• _INSTRUCTIONS FOR THE TASK_: Reproduce each record exactly.

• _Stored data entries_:
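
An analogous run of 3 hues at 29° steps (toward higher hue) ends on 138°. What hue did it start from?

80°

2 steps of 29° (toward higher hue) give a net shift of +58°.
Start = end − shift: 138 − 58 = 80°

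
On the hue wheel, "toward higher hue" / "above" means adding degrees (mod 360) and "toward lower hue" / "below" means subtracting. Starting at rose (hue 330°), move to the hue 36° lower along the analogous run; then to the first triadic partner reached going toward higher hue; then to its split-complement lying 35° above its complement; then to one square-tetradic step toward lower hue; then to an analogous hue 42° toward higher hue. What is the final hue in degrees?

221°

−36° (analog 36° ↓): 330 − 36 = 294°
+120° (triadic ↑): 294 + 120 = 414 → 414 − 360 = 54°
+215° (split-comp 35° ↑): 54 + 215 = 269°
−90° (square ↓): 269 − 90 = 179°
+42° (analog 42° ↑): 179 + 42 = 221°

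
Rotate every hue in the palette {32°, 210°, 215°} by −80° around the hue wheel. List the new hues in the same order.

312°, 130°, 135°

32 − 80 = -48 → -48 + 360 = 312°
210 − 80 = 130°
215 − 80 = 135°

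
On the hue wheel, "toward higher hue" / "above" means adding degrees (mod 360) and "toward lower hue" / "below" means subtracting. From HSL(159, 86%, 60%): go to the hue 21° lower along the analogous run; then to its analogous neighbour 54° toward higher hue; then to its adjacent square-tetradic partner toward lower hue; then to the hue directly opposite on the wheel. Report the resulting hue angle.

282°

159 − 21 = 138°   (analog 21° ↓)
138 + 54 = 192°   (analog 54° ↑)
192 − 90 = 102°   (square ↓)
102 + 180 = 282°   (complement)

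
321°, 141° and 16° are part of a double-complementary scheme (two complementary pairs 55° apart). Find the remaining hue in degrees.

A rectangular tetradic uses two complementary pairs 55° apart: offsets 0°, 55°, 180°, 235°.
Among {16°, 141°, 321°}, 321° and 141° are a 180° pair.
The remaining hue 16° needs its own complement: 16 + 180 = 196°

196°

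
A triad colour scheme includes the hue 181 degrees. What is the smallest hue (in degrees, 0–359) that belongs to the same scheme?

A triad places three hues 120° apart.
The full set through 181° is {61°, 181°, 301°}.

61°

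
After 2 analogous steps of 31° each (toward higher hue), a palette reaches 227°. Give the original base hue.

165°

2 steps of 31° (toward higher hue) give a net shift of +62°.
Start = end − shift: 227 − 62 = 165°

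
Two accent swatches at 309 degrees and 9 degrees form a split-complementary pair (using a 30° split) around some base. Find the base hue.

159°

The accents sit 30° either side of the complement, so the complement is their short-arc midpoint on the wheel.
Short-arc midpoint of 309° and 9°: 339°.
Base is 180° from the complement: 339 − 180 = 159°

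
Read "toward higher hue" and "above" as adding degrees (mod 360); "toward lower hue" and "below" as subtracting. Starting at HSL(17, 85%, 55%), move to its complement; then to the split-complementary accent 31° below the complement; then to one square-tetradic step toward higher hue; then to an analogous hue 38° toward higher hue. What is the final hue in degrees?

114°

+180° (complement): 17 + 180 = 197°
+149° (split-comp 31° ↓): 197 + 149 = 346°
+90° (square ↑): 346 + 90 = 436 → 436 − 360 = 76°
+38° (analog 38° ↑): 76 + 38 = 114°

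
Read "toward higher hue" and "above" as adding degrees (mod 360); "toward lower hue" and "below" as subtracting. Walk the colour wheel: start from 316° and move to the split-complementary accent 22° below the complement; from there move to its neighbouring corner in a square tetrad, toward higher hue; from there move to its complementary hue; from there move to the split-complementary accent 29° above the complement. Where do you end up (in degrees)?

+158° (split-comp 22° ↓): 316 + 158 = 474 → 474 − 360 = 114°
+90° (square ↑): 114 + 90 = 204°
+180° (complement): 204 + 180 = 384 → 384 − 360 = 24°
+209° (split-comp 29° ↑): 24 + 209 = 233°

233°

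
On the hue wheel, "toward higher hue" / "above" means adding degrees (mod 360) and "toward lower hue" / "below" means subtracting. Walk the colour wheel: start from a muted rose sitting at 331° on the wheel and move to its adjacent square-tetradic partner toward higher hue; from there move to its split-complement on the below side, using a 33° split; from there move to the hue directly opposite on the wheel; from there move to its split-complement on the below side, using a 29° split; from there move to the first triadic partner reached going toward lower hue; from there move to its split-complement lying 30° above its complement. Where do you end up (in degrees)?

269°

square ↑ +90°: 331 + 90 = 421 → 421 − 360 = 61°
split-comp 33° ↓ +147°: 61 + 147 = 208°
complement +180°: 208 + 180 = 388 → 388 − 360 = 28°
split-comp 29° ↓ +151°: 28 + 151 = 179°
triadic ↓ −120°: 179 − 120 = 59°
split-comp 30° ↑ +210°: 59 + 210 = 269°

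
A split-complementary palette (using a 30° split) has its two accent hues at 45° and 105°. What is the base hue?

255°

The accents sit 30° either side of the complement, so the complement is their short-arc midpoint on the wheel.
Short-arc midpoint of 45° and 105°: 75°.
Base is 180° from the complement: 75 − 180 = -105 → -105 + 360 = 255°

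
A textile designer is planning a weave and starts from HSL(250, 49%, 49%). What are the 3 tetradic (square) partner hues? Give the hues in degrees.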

• _REPLY TO THE EXERCISE_:
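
An analogous run of 3 hues at 29° steps (toward higher hue) ends on 138°. What hue did it start from?

80°

2 steps of 29° (toward higher hue) give a net shift of +58°.
Start = end − shift: 138 − 58 = 80°

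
On the hue wheel, "toward higher hue" / "above" means adding degrees (mod 360) and "toward lower hue" / "below" means subtracting. Starting at rose (hue 330°), move to the hue 36° lower along the analogous run; then to the first triadic partner reached going toward higher hue; then to its split-complement lying 35° above its complement; then to one square-tetradic step toward lower hue; then to an analogous hue 42° toward higher hue. What is the final hue in degrees?

221°

−36° (analog 36° ↓): 330 − 36 = 294°
+120° (triadic ↑): 294 + 120 = 414 → 414 − 360 = 54°
+215° (split-comp 35° ↑): 54 + 215 = 269°
−90° (square ↓): 269 − 90 = 179°
+42° (analog 42° ↑): 179 + 42 = 221°

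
Rotate every hue in the palette {32°, 210°, 215°} by −80° around the hue wheel. List the new hues in the same order.

312°, 130°, 135°

32 − 80 = -48 → -48 + 360 = 312°
210 − 80 = 130°
215 − 80 = 135°

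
On the hue wheel, "toward higher hue" / "above" means adding degrees (mod 360) and "toward lower hue" / "below" means subtracting. From HSL(159, 86%, 60%): go to the hue 21° lower along the analogous run; then to its analogous neighbour 54° toward higher hue; then to its adjacent square-tetradic partner toward lower hue; then to the hue directly opposite on the wheel. Report the resulting hue angle.

282°

159 − 21 = 138°   (analog 21° ↓)
138 + 54 = 192°   (analog 54° ↑)
192 − 90 = 102°   (square ↓)
102 + 180 = 282°   (complement)

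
321°, 141° and 16° are part of a double-complementary scheme (two complementary pairs 55° apart). Find the remaining hue in degrees.

A rectangular tetradic uses two complementary pairs 55° apart: offsets 0°, 55°, 180°, 235°.
Among {16°, 141°, 321°}, 321° and 141° are a 180° pair.
The remaining hue 16° needs its own complement: 16 + 180 = 196°

196°

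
A triad colour scheme includes the hue 181 degrees. What is the smallest hue (in degrees, 0–359) that belongs to the same scheme?

A triad places three hues 120° apart.
The full set through 181° is {61°, 181°, 301°}.

61°

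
After 2 analogous steps of 31° each (toward higher hue), a palette reaches 227°. Give the original base hue.

165°

2 steps of 31° (toward higher hue) give a net shift of +62°.
Start = end − shift: 227 − 62 = 165°

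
Two accent swatches at 309 degrees and 9 degrees form a split-complementary pair (using a 30° split) around some base. Find the base hue.

159°

The accents sit 30° either side of the complement, so the complement is their short-arc midpoint on the wheel.
Short-arc midpoint of 309° and 9°: 339°.
Base is 180° from the complement: 339 − 180 = 159°

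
Read "toward higher hue" and "above" as adding degrees (mod 360); "toward lower hue" and "below" as subtracting. Starting at HSL(17, 85%, 55%), move to its complement; then to the split-complementary accent 31° below the complement; then to one square-tetradic step toward higher hue; then to an analogous hue 38° toward higher hue. What is the final hue in degrees?

114°

+180° (complement): 17 + 180 = 197°
+149° (split-comp 31° ↓): 197 + 149 = 346°
+90° (square ↑): 346 + 90 = 436 → 436 − 360 = 76°
+38° (analog 38° ↑): 76 + 38 = 114°

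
Read "toward higher hue" and "above" as adding degrees (mod 360); "toward lower hue" and "below" as subtracting. Walk the colour wheel: start from 316° and move to the split-complementary accent 22° below the complement; from there move to its neighbouring corner in a square tetrad, toward higher hue; from there move to its complementary hue; from there move to the split-complementary accent 29° above the complement. Where do you end up (in degrees)?

+158° (split-comp 22° ↓): 316 + 158 = 474 → 474 − 360 = 114°
+90° (square ↑): 114 + 90 = 204°
+180° (complement): 204 + 180 = 384 → 384 − 360 = 24°
+209° (split-comp 29° ↑): 24 + 209 = 233°

233°

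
On the hue wheel, "toward higher hue" / "above" means adding degrees (mod 360) and "toward lower hue" / "below" means subtracting. Walk the colour wheel: start from a muted rose sitting at 331° on the wheel and move to its adjacent square-tetradic partner toward higher hue; from there move to its split-complement on the below side, using a 33° split; from there move to the hue directly opposite on the wheel; from there move to its split-complement on the below side, using a 29° split; from there move to the first triadic partner reached going toward lower hue; from there move to its split-complement lying 30° above its complement. Where do you end up (in degrees)?

269°

square ↑ +90°: 331 + 90 = 421 → 421 − 360 = 61°
split-comp 33° ↓ +147°: 61 + 147 = 208°
complement +180°: 208 + 180 = 388 → 388 − 360 = 28°
split-comp 29° ↓ +151°: 28 + 151 = 179°
triadic ↓ −120°: 179 − 120 = 59°
split-comp 30° ↑ +210°: 59 + 210 = 269°

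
A split-complementary palette (using a 30° split) has its two accent hues at 45° and 105°. What is the base hue?

255°

The accents sit 30° either side of the complement, so the complement is their short-arc midpoint on the wheel.
Short-arc midpoint of 45° and 105°: 75°.
Base is 180° from the complement: 75 − 180 = -105 → -105 + 360 = 255°

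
A textile designer is planning a weave and starts from HSL(250, 49%, 49%). What are the 3 tetradic (square) partner hues? Give the hues in degrees.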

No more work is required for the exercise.